* [To do]:
Give back all the records below, unaltered.

* [Stored entries]:
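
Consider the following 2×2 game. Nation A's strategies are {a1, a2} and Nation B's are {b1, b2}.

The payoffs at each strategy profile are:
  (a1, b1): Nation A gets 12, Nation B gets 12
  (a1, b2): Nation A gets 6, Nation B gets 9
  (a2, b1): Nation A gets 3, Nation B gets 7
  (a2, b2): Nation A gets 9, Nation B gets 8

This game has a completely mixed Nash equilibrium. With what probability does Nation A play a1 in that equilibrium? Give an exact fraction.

1/4

Let p be the probability that Nation A plays a1. In a completely mixed equilibrium, Nation B must be indifferent between b1 and b2.
Nation B's expected payoff from b1 is 12p + 7(1−p); from b2 it is 9p + 8(1−p).
Setting these equal: 5p + 7 = p + 8, so p = 1/4.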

* [Answer box]:
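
Consider the following 2×2 game. Nation A's strategies are {a1, a2} and Nation B's are {b1, b2}.

The payoffs at each strategy profile are:
  (a1, b1): Nation A gets 12, Nation B gets 12
  (a1, b2): Nation A gets 6, Nation B gets 9
  (a2, b1): Nation A gets 3, Nation B gets 7
  (a2, b2): Nation A gets 9, Nation B gets 8

This game has a completely mixed Nash equilibrium. With what probability does Nation A play a1 in that equilibrium? Give an exact fraction.

1/4

Let p be the probability that Nation A plays a1. In a completely mixed equilibrium, Nation B must be indifferent between b1 and b2.
Nation B's expected payoff from b1 is 12p + 7(1−p); from b2 it is 9p + 8(1−p).
Setting these equal: 5p + 7 = p + 8, so p = 1/4.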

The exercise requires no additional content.